Excerpted records:
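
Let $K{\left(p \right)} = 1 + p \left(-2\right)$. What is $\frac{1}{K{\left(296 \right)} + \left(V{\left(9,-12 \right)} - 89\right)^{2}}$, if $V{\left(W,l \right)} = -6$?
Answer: $\frac{1}{8434} \approx 0.00011857$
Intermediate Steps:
$K{\left(p \right)} = 1 - 2 p$
$\frac{1}{K{\left(296 \right)} + \left(V{\left(9,-12 \right)} - 89\right)^{2}} = \frac{1}{\left(1 - 592\right) + \left(-6 - 89\right)^{2}} = \frac{1}{\left(1 - 592\right) + \left(-95\right)^{2}} = \frac{1}{-591 + 9025} = \frac{1}{8434}$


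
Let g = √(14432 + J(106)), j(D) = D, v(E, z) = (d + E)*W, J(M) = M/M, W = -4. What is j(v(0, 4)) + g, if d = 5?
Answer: -20 + √14433 ≈ 100.14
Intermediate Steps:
J(M) = 1
v(E, z) = -20 - 4*E (v(E, z) = (5 + E)*(-4) = -20 - 4*E)
g = √14433 (g = √(14432 + 1) = √14433 ≈ 120.14)
j(v(0, 4)) + g = (-20 - 4*0) + √14433 = (-20 + 0) + √14433 = -20 + √14433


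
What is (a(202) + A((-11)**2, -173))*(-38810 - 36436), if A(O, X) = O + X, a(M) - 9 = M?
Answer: -11964114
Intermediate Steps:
a(M) = 9 + M
(a(202) + A((-11)**2, -173))*(-38810 - 36436) = ((9 + 202) + ((-11)**2 - 173))*(-38810 - 36436) = (211 + (121 - 173))*(-75246) = (211 - 52)*(-75246) = 159*(-75246) = -11964114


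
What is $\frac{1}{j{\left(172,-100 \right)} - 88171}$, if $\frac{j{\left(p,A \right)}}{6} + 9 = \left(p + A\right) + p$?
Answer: $- \frac{1}{86761} \approx -1.1526 \cdot 10^{-5}$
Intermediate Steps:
$j{\left(p,A \right)} = -54 + 6 A + 12 p$ ($j{\left(p,A \right)} = -54 + 6 \left(\left(p + A\right) + p\right) = -54 + 6 \left(\left(A + p\right) + p\right) = -54 + 6 \left(A + 2 p\right) = -54 + \left(6 A + 12 p\right) = -54 + 6 A + 12 p$)
$\frac{1}{j{\left(172,-100 \right)} - 88171} = \frac{1}{\left(-54 + 6 \left(-100\right) + 12 \cdot 172\right) - 88171} = \frac{1}{\left(-54 - 600 + 2064\right) - 88171} = \frac{1}{1410 - 88171} = \frac{1}{-86761} = - \frac{1}{86761}$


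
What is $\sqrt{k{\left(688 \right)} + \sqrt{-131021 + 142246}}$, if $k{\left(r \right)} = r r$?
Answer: $\sqrt{473344 + 5 \sqrt{449}} \approx 688.08$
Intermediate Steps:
$k{\left(r \right)} = r^{2}$
$\sqrt{k{\left(688 \right)} + \sqrt{-131021 + 142246}} = \sqrt{688^{2} + \sqrt{-131021 + 142246}} = \sqrt{473344 + \sqrt{11225}} = \sqrt{473344 + 5 \sqrt{449}}$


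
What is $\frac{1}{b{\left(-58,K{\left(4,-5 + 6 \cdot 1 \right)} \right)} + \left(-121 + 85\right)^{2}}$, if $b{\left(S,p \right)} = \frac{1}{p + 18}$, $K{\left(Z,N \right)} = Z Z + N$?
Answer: $\frac{35}{45361} \approx 0.00077159$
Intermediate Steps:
$K{\left(Z,N \right)} = N + Z^{2}$ ($K{\left(Z,N \right)} = Z^{2} + N = N + Z^{2}$)
$b{\left(S,p \right)} = \frac{1}{18 + p}$
$\frac{1}{b{\left(-58,K{\left(4,-5 + 6 \cdot 1 \right)} \right)} + \left(-121 + 85\right)^{2}} = \frac{1}{\frac{1}{18 + \left(\left(-5 + 6 \cdot 1\right) + 4^{2}\right)} + \left(-121 + 85\right)^{2}} = \frac{1}{\frac{1}{18 + \left(\left(-5 + 6\right) + 16\right)} + \left(-36\right)^{2}} = \frac{1}{\frac{1}{18 + \left(1 + 16\right)} + 1296} = \frac{1}{\frac{1}{18 + 17} + 1296} = \frac{1}{\frac{1}{35} + 1296} = \frac{1}{\frac{45361}{35}} = \frac{35}{45361}$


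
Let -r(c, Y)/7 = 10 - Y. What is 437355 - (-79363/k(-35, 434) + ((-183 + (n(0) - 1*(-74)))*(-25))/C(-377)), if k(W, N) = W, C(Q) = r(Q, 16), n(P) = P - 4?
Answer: 91354247/210 ≈ 4.3502e+5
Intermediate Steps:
n(P) = -4 + P
r(c, Y) = -70 + 7*Y (r(c, Y) = -7*(10 - Y) = -70 + 7*Y)
C(Q) = 42 (C(Q) = -70 + 7*16 = -70 + 112 = 42)
437355 - (-79363/k(-35, 434) + ((-183 + (n(0) - 1*(-74)))*(-25))/C(-377)) = 437355 - (-79363/(-35) + ((-183 + ((-4 + 0) - 1*(-74)))*(-25))/42) = 437355 - (-79363*(-1/35) + ((-183 + (-4 + 74))*(-25))*(1/42)) = 437355 - (79363/35 + ((-183 + 70)*(-25))*(1/42)) = 437355 - (79363/35 - 113*(-25)*(1/42)) = 437355 - (79363/35 + 2825*(1/42)) = 437355 - (79363/35 + 2825/42) = 437355 - 1*490303/210 = 437355 - 490303/210 = 91354247/210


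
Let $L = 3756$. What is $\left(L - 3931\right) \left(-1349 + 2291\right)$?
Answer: $-164850$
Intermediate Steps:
$\left(L - 3931\right) \left(-1349 + 2291\right) = \left(3756 - 3931\right) \left(-1349 + 2291\right) = \left(-175\right) 942 = -164850$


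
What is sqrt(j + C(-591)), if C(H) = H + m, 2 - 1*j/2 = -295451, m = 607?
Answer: 3*sqrt(65658) ≈ 768.71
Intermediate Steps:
j = 590906 (j = 4 - 2*(-295451) = 4 + 590902 = 590906)
C(H) = 607 + H (C(H) = H + 607 = 607 + H)
sqrt(j + C(-591)) = sqrt(590906 + (607 - 591)) = sqrt(590906 + 16) = sqrt(590922) = 3*sqrt(65658)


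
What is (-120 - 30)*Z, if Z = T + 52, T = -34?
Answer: -2700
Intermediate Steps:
Z = 18 (Z = -34 + 52 = 18)
(-120 - 30)*Z = (-120 - 30)*18 = -150*18 = -2700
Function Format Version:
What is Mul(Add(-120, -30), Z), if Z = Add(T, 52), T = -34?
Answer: -2700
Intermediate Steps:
Z = 18 (Z = Add(-34, 52) = 18)
Mul(Add(-120, -30), Z) = Mul(Add(-120, -30), 18) = Mul(-150, 18) = -2700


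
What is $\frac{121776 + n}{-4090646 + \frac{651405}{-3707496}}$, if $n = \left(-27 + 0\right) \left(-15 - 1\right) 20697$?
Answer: $- \frac{11200197116160}{5055351444607} \approx -2.2155$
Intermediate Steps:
$n = 8941104$ ($n = \left(-27\right) \left(-16\right) 20697 = 432 \cdot 20697 = 8941104$)
$\frac{121776 + n}{-4090646 + \frac{651405}{-3707496}} = \frac{121776 + 8941104}{-4090646 + \frac{651405}{-3707496}} = \frac{9062880}{-4090646 + 651405 \left(- \frac{1}{3707496}\right)} = \frac{9062880}{-4090646 - \frac{217135}{1235832}} = \frac{9062880}{- \frac{5055351444607}{1235832}} = 9062880 \left(- \frac{1235832}{5055351444607}\right) = - \frac{11200197116160}{5055351444607}$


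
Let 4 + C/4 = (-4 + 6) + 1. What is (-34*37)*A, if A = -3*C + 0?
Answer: -15096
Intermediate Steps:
C = -4 (C = -16 + 4*((-4 + 6) + 1) = -16 + 4*(2 + 1) = -16 + 4*3 = -16 + 12 = -4)
A = 12 (A = -3*(-4) + 0 = 12 + 0 = 12)
(-34*37)*A = -34*37*12 = -1258*12 = -15096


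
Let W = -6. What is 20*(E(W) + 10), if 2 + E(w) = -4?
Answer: 80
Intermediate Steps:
E(w) = -6 (E(w) = -2 - 4 = -6)
20*(E(W) + 10) = 20*(-6 + 10) = 20*4 = 80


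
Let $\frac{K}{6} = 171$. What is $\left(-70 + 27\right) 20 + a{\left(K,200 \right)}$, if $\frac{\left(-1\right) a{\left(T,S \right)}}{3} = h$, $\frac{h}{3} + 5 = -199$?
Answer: $976$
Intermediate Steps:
$K = 1026$ ($K = 6 \cdot 171 = 1026$)
$h = -612$ ($h = -15 + 3 \left(-199\right) = -15 - 597 = -612$)
$a{\left(T,S \right)} = 1836$ ($a{\left(T,S \right)} = \left(-3\right) \left(-612\right) = 1836$)
$\left(-70 + 27\right) 20 + a{\left(K,200 \right)} = \left(-70 + 27\right) 20 + 1836 = \left(-43\right) 20 + 1836 = -860 + 1836 = 976$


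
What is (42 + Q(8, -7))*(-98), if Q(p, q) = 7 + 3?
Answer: -5096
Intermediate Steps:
Q(p, q) = 10
(42 + Q(8, -7))*(-98) = (42 + 10)*(-98) = 52*(-98) = -5096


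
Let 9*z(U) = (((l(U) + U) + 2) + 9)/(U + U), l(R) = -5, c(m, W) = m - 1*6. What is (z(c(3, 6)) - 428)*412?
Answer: -1587230/9 ≈ -1.7636e+5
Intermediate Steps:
c(m, W) = -6 + m (c(m, W) = m - 6 = -6 + m)
z(U) = (6 + U)/(18*U) (z(U) = ((((-5 + U) + 2) + 9)/(U + U))/9 = (((-3 + U) + 9)/((2*U)))/9 = ((6 + U)*(1/(2*U)))/9 = ((6 + U)/(2*U))/9 = (6 + U)/(18*U))
(z(c(3, 6)) - 428)*412 = ((6 + (-6 + 3))/(18*(-6 + 3)) - 428)*412 = ((1/18)*(6 - 3)/(-3) - 428)*412 = ((1/18)*(-1/3)*3 - 428)*412 = (-1/18 - 428)*412 = -7705/18*412 = -1587230/9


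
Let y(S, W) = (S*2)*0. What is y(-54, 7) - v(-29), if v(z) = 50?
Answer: -50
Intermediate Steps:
y(S, W) = 0 (y(S, W) = (2*S)*0 = 0)
y(-54, 7) - v(-29) = 0 - 1*50 = 0 - 50 = -50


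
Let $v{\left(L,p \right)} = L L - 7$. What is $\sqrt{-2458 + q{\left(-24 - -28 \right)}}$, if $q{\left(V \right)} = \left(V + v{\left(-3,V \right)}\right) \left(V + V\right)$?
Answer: $i \sqrt{2410} \approx 49.092 i$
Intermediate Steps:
$v{\left(L,p \right)} = -7 + L^{2}$ ($v{\left(L,p \right)} = L^{2} - 7 = -7 + L^{2}$)
$q{\left(V \right)} = 2 V \left(2 + V\right)$ ($q{\left(V \right)} = \left(V - \left(7 - \left(-3\right)^{2}\right)\right) \left(V + V\right) = \left(V + \left(-7 + 9\right)\right) 2 V = \left(V + 2\right) 2 V = \left(2 + V\right) 2 V = 2 V \left(2 + V\right)$)
$\sqrt{-2458 + q{\left(-24 - -28 \right)}} = \sqrt{-2458 + 2 \left(-24 - -28\right) \left(2 - -4\right)} = \sqrt{-2458 + 2 \left(-24 + 28\right) \left(2 + \left(-24 + 28\right)\right)} = \sqrt{-2458 + 2 \cdot 4 \left(2 + 4\right)} = \sqrt{-2458 + 2 \cdot 4 \cdot 6} = \sqrt{-2458 + 48} = \sqrt{-2410} = i \sqrt{2410}$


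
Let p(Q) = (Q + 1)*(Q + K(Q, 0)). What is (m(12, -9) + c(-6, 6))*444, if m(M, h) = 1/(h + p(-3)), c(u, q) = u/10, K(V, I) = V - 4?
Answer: -12432/55 ≈ -226.04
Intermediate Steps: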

What is required:
Using the listing above, return word for word each line from the one that has "Answer: -20 + √14433 ≈ 100.14" through the one that has "A\right) + p$?", and no line outside that range.

Response for this exercise:
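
Answer: -20 + √14433 ≈ 100.14
Intermediate Steps:
J(M) = 1
v(E, z) = -20 - 4*E (v(E, z) = (5 + E)*(-4) = -20 - 4*E)
g = √14433 (g = √(14432 + 1) = √14433 ≈ 120.14)
j(v(0, 4)) + g = (-20 - 4*0) + √14433 = (-20 + 0) + √14433 = -20 + √14433


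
What is (a(202) + A((-11)**2, -173))*(-38810 - 36436), if A(O, X) = O + X, a(M) - 9 = M?
Answer: -11964114
Intermediate Steps:
a(M) = 9 + M
(a(202) + A((-11)**2, -173))*(-38810 - 36436) = ((9 + 202) + ((-11)**2 - 173))*(-38810 - 36436) = (211 + (121 - 173))*(-75246) = (211 - 52)*(-75246) = 159*(-75246) = -11964114


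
What is $\frac{1}{j{\left(172,-100 \right)} - 88171}$, if $\frac{j{\left(p,A \right)}}{6} + 9 = \left(p + A\right) + p$?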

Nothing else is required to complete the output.